Prompt:
Let the output be exactly the lines from the one containing "A project manager is planning a construction timeline. With" through the end of the records below, both included.

Dataset entries:
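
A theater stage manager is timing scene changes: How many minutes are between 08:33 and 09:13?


Start time: 08:33 = 513 minutes from midnight
End time: 09:13 = 553 minutes from midnight
Difference: 553 - 513 = 40 minutes
That is 0 hours and 40 minutes

40


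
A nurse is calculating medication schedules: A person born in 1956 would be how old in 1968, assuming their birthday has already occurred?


Birth year: 1956
Current year: 1968
Age = current year - birth year
Age = 1968 - 1956 = 12

12


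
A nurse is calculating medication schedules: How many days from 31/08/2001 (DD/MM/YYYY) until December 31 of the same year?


Start: August 31, 2001
End: December 31, 2001
Days left in August: 0
September: 30
October: 31
November: 30
December: 31
Sum of remaining months: 122
Total: 0 + 122 = 122

122


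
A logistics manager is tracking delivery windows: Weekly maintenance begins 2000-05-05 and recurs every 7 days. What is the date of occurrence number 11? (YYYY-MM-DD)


First occurrence: 2000-05-05 (occurrence 1)
Each occurrence is 7 days after the previous.
Occurrence 11 is 10 weeks after the first.
10 weeks = 70 days
2000-05-05 + 70 days = 2000-07-14

2000-07-14


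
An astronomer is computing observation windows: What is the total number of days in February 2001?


Month: February
Year: 2001
2001 is not a leap year
February has 28 days
Total: 28 days

28


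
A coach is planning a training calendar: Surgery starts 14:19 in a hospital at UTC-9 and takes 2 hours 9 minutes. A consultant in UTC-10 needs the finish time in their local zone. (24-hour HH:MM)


Start: 14:19 in UTC-9
Step 1 - add duration:
  minutes: 19 + 9 = 28
  hours: 14 + 2 + 0 = 16
  end in UTC-9: 16:28
Step 2 - convert UTC-9 -> UTC-10:
  offset difference: -10 - (-9) = -1 hours
  16 + (-1) = 15 -> mod 24 = 15
Result: 15:28 in UTC-10

15:28


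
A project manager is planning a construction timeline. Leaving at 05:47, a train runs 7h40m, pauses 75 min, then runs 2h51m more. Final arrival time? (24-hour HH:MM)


Depart: 05:47
Leg 1: +460 min -> 13:27
Layover: +75 min -> 14:42
Leg 2: +171 min -> 17:33
Total travel: 706 minutes = 11h 46m
Arrival: 17:33

17:33


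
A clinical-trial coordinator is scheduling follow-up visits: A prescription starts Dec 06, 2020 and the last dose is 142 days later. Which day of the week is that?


Start: 2020-12-06 (Sunday)
Step 1 - find target date: add 142 days
  2020-12-06 + 142 days = 2021-04-27
Step 2 - day of week:
  142 mod 7 = 2
  Sunday + 2 days -> Tuesday
Result: Tuesday (2021-04-27)

Tuesday


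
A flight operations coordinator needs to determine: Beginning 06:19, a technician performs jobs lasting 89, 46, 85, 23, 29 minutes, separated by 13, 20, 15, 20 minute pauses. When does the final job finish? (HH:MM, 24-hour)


Start: 06:19 = 379 min from midnight
  after task 1 (89 min): 07:48
  after break (13 min): 08:01
  after task 2 (46 min): 08:47
  after break (20 min): 09:07
  after task 3 (85 min): 10:32
  after break (15 min): 10:47
  after task 4 (23 min): 11:10
  after break (20 min): 11:30
  after task 5 (29 min): 11:59
Total elapsed: 340 minutes
End time: 11:59

11:59


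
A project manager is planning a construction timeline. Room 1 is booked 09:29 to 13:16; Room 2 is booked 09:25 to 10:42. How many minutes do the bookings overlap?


Interval A: [569, 796] minutes from midnight
Interval B: [565, 642] minutes from midnight
Overlap start = max(569, 565) = 569
Overlap end = min(796, 642) = 642
Overlap = 642 - 569 = 73 minutes

73


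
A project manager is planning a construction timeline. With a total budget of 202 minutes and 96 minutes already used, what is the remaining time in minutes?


Total budget: 202 minutes
Time used: 96 minutes
Remaining: 202 - 96 = 106 minutes
Percent used: 47.5%
Percent remaining: 52.5%

106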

Response area:
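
A project manager is planning a construction timeline. With a total budget of 202 minutes and 96 minutes already used, what is the remaining time in minutes?


Total budget: 202 minutes
Time used: 96 minutes
Remaining: 202 - 96 = 106 minutes
Percent used: 47.5%
Percent remaining: 52.5%

106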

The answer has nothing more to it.